The problem
Restate word for word every line from the top of the data below down through the line that holds "SET LEFT [0] = alpha".

Data items
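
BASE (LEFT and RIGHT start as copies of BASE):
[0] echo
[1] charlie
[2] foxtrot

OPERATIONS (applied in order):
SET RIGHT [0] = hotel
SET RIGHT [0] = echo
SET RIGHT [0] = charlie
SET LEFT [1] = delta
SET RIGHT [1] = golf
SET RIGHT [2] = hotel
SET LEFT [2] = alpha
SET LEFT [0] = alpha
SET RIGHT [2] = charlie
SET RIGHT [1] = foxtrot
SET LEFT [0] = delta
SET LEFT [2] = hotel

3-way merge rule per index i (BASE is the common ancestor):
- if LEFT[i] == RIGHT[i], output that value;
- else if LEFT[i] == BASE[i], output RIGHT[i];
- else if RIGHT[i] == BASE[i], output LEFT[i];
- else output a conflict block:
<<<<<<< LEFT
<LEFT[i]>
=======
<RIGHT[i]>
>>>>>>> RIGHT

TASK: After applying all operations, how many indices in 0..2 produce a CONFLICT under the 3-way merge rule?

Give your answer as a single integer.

Answer: 3

Derivation:
Final LEFT:  [delta, delta, hotel]
Final RIGHT: [charlie, foxtrot, charlie]
i=0: BASE=echo L=delta R=charlie all differ -> CONFLICT
i=1: BASE=charlie L=delta R=foxtrot all differ -> CONFLICT
i=2: BASE=foxtrot L=hotel R=charlie all differ -> CONFLICT
Conflict count: 3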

Response below
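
BASE (LEFT and RIGHT start as copies of BASE):
[0] echo
[1] charlie
[2] foxtrot

OPERATIONS (applied in order):
SET RIGHT [0] = hotel
SET RIGHT [0] = echo
SET RIGHT [0] = charlie
SET LEFT [1] = delta
SET RIGHT [1] = golf
SET RIGHT [2] = hotel
SET LEFT [2] = alpha
SET LEFT [0] = alpha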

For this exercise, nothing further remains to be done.